··· Task material

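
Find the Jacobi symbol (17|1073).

Reciprocity: 17 ≡ 1 and 1073 ≡ 1 (mod 4), so (17/1073) = +(1073/17).
Reduce top mod 17: now compute (2/17).
Pull out 2: since 17 ≡ 1 (mod 8), (2/17) = +1.
Reached (1/17) = 1. Collecting the sign flips along the way, the symbol is +1.

1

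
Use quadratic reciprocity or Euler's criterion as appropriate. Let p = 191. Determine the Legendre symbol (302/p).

-1

First reduce: 302 ≡ 111 (mod 191).
Reciprocity: 111 ≡ 3 and 191 ≡ 3 (mod 4), so (111/191) = −(191/111).
Reduce top mod 111: now compute (80/111).
Pull out 2^4: since 111 ≡ 7 (mod 8), (2/111) = +1, so (2/111)^4 = +1.
Reciprocity: 5 ≡ 1 and 111 ≡ 3 (mod 4), so (5/111) = +(111/5).
Reduce top mod 5: now compute (1/5).
Reached (1/5) = 1. Collecting the sign flips along the way, the symbol is -1.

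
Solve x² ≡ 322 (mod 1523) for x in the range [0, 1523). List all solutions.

Since 1523 ≡ 3 (mod 4), a square root of 322 is 322^((1523+1)/4) = 322^381 mod 1523.
Repeated squaring: 322^2≡120, 322^4≡693, 322^8≡504, 322^16≡1198, 322^32≡538, 322^64≡74, 322^128≡907, 322^256≡229 (mod 1523).
322^381 = 322^(256+64+32+16+8+4+1) ≡ 621 (mod 1523).
Check: 621² = 385641 ≡ 322 (mod 1523). The two roots are 621 and 902.

621, 902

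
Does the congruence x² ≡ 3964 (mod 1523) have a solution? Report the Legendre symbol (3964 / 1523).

1

First reduce: 3964 ≡ 918 (mod 1523).
Pull out 2: since 1523 ≡ 3 (mod 8), (2/1523) = -1.
Reciprocity: 459 ≡ 3 and 1523 ≡ 3 (mod 4), so (459/1523) = −(1523/459).
Reduce top mod 459: now compute (146/459).
Pull out 2: since 459 ≡ 3 (mod 8), (2/459) = -1.
Reciprocity: 73 ≡ 1 and 459 ≡ 3 (mod 4), so (73/459) = +(459/73).
Reduce top mod 73: now compute (21/73).
Reciprocity: 21 ≡ 1 and 73 ≡ 1 (mod 4), so (21/73) = +(73/21).
Reduce top mod 21: now compute (10/21).
Pull out 2: since 21 ≡ 5 (mod 8), (2/21) = -1.
Reciprocity: 5 ≡ 1 and 21 ≡ 1 (mod 4), so (5/21) = +(21/5).
Reduce top mod 5: now compute (1/5).
Reached (1/5) = 1. Collecting the sign flips along the way, the symbol is +1.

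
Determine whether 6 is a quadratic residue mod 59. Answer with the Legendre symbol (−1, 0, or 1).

Pull out 2: since 59 ≡ 3 (mod 8), (2/59) = -1.
Reciprocity: 3 ≡ 3 and 59 ≡ 3 (mod 4), so (3/59) = −(59/3).
Reduce top mod 3: now compute (2/3).
Pull out 2: since 3 ≡ 3 (mod 8), (2/3) = -1.
Reached (1/3) = 1. Collecting the sign flips along the way, the symbol is -1.

-1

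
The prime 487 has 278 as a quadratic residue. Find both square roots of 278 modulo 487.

Since 487 ≡ 3 (mod 4), a square root of 278 is 278^((487+1)/4) = 278^122 mod 487.
Repeated squaring: 278^2≡338, 278^4≡286, 278^8≡467, 278^16≡400, 278^32≡264, 278^64≡55 (mod 487).
278^122 = 278^(64+32+16+8+2) ≡ 256 (mod 487).
Check: 256² = 65536 ≡ 278 (mod 487). The two roots are 231 and 256.

231, 256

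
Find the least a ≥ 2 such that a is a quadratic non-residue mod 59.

(2/59) = −1, so 2 is the smallest positive non-residue mod 59.

2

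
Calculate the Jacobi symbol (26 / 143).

0

Pull out 2: since 143 ≡ 7 (mod 8), (2/143) = +1.
Reciprocity: 13 ≡ 1 and 143 ≡ 3 (mod 4), so (13/143) = +(143/13).
Reduce top mod 13: now compute (0/13).
Top reduces to 0: gcd > 1, so the symbol is 0.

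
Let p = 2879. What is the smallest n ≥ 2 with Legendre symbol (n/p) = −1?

(2/2879) = +1, so 2 is a residue.
(3/2879) = +1, so 3 is a residue.
(4/2879) = +1, so 4 is a residue.
(5/2879) = +1, so 5 is a residue.
(6/2879) = +1, so 6 is a residue.
(7/2879) = −1, so 7 is the smallest positive non-residue mod 2879.

7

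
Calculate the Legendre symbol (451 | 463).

1

Euler's criterion: (451/463) ≡ 451^231 (mod 463).
451^2 ≡ 144 (mod 463)
451^4 ≡ 364 (mod 463)
451^8 ≡ 78 (mod 463)
451^16 ≡ 65 (mod 463)
451^32 ≡ 58 (mod 463)
451^64 ≡ 123 (mod 463)
451^128 ≡ 313 (mod 463)
451^231 = 451^(128+64+32+4+2+1) ≡ 1 (mod 463).
Result is 1, so (451/463) = 1.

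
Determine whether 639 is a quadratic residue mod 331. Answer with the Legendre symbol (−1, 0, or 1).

1

Euler's criterion: (639/331) ≡ 308^165 (mod 331).
308^2 ≡ 198 (mod 331)
308^4 ≡ 146 (mod 331)
308^8 ≡ 132 (mod 331)
308^16 ≡ 212 (mod 331)
308^32 ≡ 259 (mod 331)
308^64 ≡ 219 (mod 331)
308^128 ≡ 297 (mod 331)
308^165 = 308^(128+32+4+1) ≡ 1 (mod 331).
Result is 1, so (639/331) = 1.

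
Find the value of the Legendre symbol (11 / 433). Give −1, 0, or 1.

1

Euler's criterion: (11/433) ≡ 11^216 (mod 433).
11^2 ≡ 121 (mod 433)
11^4 ≡ 352 (mod 433)
11^8 ≡ 66 (mod 433)
11^16 ≡ 26 (mod 433)
11^32 ≡ 243 (mod 433)
11^64 ≡ 161 (mod 433)
11^128 ≡ 374 (mod 433)
11^216 = 11^(128+64+16+8) ≡ 1 (mod 433).
Result is 1, so (11/433) = 1.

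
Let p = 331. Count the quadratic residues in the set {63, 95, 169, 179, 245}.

4

(63/331) = -1 → non-residue.
(95/331) = +1 → QR.
(169/331) = +1 → QR.
(179/331) = +1 → QR.
(245/331) = +1 → QR.
Total quadratic residues among the 5: 4.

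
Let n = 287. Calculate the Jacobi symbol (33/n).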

······

Word for word, give back all the lines above.

Result for this task:
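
Find the Jacobi symbol (17|1073).

Reciprocity: 17 ≡ 1 and 1073 ≡ 1 (mod 4), so (17/1073) = +(1073/17).
Reduce top mod 17: now compute (2/17).
Pull out 2: since 17 ≡ 1 (mod 8), (2/17) = +1.
Reached (1/17) = 1. Collecting the sign flips along the way, the symbol is +1.

1

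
Use quadratic reciprocity or Euler's criterion as appropriate. Let p = 191. Determine the Legendre symbol (302/p).

-1

First reduce: 302 ≡ 111 (mod 191).
Reciprocity: 111 ≡ 3 and 191 ≡ 3 (mod 4), so (111/191) = −(191/111).
Reduce top mod 111: now compute (80/111).
Pull out 2^4: since 111 ≡ 7 (mod 8), (2/111) = +1, so (2/111)^4 = +1.
Reciprocity: 5 ≡ 1 and 111 ≡ 3 (mod 4), so (5/111) = +(111/5).
Reduce top mod 5: now compute (1/5).
Reached (1/5) = 1. Collecting the sign flips along the way, the symbol is -1.

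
Solve x² ≡ 322 (mod 1523) for x in the range [0, 1523). List all solutions.

Since 1523 ≡ 3 (mod 4), a square root of 322 is 322^((1523+1)/4) = 322^381 mod 1523.
Repeated squaring: 322^2≡120, 322^4≡693, 322^8≡504, 322^16≡1198, 322^32≡538, 322^64≡74, 322^128≡907, 322^256≡229 (mod 1523).
322^381 = 322^(256+64+32+16+8+4+1) ≡ 621 (mod 1523).
Check: 621² = 385641 ≡ 322 (mod 1523). The two roots are 621 and 902.

621, 902

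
Does the congruence x² ≡ 3964 (mod 1523) have a solution? Report the Legendre symbol (3964 / 1523).

1

First reduce: 3964 ≡ 918 (mod 1523).
Pull out 2: since 1523 ≡ 3 (mod 8), (2/1523) = -1.
Reciprocity: 459 ≡ 3 and 1523 ≡ 3 (mod 4), so (459/1523) = −(1523/459).
Reduce top mod 459: now compute (146/459).
Pull out 2: since 459 ≡ 3 (mod 8), (2/459) = -1.
Reciprocity: 73 ≡ 1 and 459 ≡ 3 (mod 4), so (73/459) = +(459/73).
Reduce top mod 73: now compute (21/73).
Reciprocity: 21 ≡ 1 and 73 ≡ 1 (mod 4), so (21/73) = +(73/21).
Reduce top mod 21: now compute (10/21).
Pull out 2: since 21 ≡ 5 (mod 8), (2/21) = -1.
Reciprocity: 5 ≡ 1 and 21 ≡ 1 (mod 4), so (5/21) = +(21/5).
Reduce top mod 5: now compute (1/5).
Reached (1/5) = 1. Collecting the sign flips along the way, the symbol is +1.

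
Determine whether 6 is a quadratic residue mod 59. Answer with the Legendre symbol (−1, 0, or 1).

Pull out 2: since 59 ≡ 3 (mod 8), (2/59) = -1.
Reciprocity: 3 ≡ 3 and 59 ≡ 3 (mod 4), so (3/59) = −(59/3).
Reduce top mod 3: now compute (2/3).
Pull out 2: since 3 ≡ 3 (mod 8), (2/3) = -1.
Reached (1/3) = 1. Collecting the sign flips along the way, the symbol is -1.

-1

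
The prime 487 has 278 as a quadratic residue. Find both square roots of 278 modulo 487.

Since 487 ≡ 3 (mod 4), a square root of 278 is 278^((487+1)/4) = 278^122 mod 487.
Repeated squaring: 278^2≡338, 278^4≡286, 278^8≡467, 278^16≡400, 278^32≡264, 278^64≡55 (mod 487).
278^122 = 278^(64+32+16+8+2) ≡ 256 (mod 487).
Check: 256² = 65536 ≡ 278 (mod 487). The two roots are 231 and 256.

231, 256

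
Find the least a ≥ 2 such that a is a quadratic non-residue mod 59.

(2/59) = −1, so 2 is the smallest positive non-residue mod 59.

2

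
Calculate the Jacobi symbol (26 / 143).

0

Pull out 2: since 143 ≡ 7 (mod 8), (2/143) = +1.
Reciprocity: 13 ≡ 1 and 143 ≡ 3 (mod 4), so (13/143) = +(143/13).
Reduce top mod 13: now compute (0/13).
Top reduces to 0: gcd > 1, so the symbol is 0.

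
Let p = 2879. What is the smallest n ≥ 2 with Legendre symbol (n/p) = −1?

(2/2879) = +1, so 2 is a residue.
(3/2879) = +1, so 3 is a residue.
(4/2879) = +1, so 4 is a residue.
(5/2879) = +1, so 5 is a residue.
(6/2879) = +1, so 6 is a residue.
(7/2879) = −1, so 7 is the smallest positive non-residue mod 2879.

7

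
Calculate the Legendre symbol (451 | 463).

1

Euler's criterion: (451/463) ≡ 451^231 (mod 463).
451^2 ≡ 144 (mod 463)
451^4 ≡ 364 (mod 463)
451^8 ≡ 78 (mod 463)
451^16 ≡ 65 (mod 463)
451^32 ≡ 58 (mod 463)
451^64 ≡ 123 (mod 463)
451^128 ≡ 313 (mod 463)
451^231 = 451^(128+64+32+4+2+1) ≡ 1 (mod 463).
Result is 1, so (451/463) = 1.

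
Determine whether 639 is a quadratic residue mod 331. Answer with the Legendre symbol (−1, 0, or 1).

1

Euler's criterion: (639/331) ≡ 308^165 (mod 331).
308^2 ≡ 198 (mod 331)
308^4 ≡ 146 (mod 331)
308^8 ≡ 132 (mod 331)
308^16 ≡ 212 (mod 331)
308^32 ≡ 259 (mod 331)
308^64 ≡ 219 (mod 331)
308^128 ≡ 297 (mod 331)
308^165 = 308^(128+32+4+1) ≡ 1 (mod 331).
Result is 1, so (639/331) = 1.

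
Find the value of the Legendre symbol (11 / 433). Give −1, 0, or 1.

1

Euler's criterion: (11/433) ≡ 11^216 (mod 433).
11^2 ≡ 121 (mod 433)
11^4 ≡ 352 (mod 433)
11^8 ≡ 66 (mod 433)
11^16 ≡ 26 (mod 433)
11^32 ≡ 243 (mod 433)
11^64 ≡ 161 (mod 433)
11^128 ≡ 374 (mod 433)
11^216 = 11^(128+64+16+8) ≡ 1 (mod 433).
Result is 1, so (11/433) = 1.

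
Let p = 331. Count the quadratic residues in the set {63, 95, 169, 179, 245}.

4

(63/331) = -1 → non-residue.
(95/331) = +1 → QR.
(169/331) = +1 → QR.
(179/331) = +1 → QR.
(245/331) = +1 → QR.
Total quadratic residues among the 5: 4.

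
Let n = 287. Calculate the Jacobi symbol (33/n).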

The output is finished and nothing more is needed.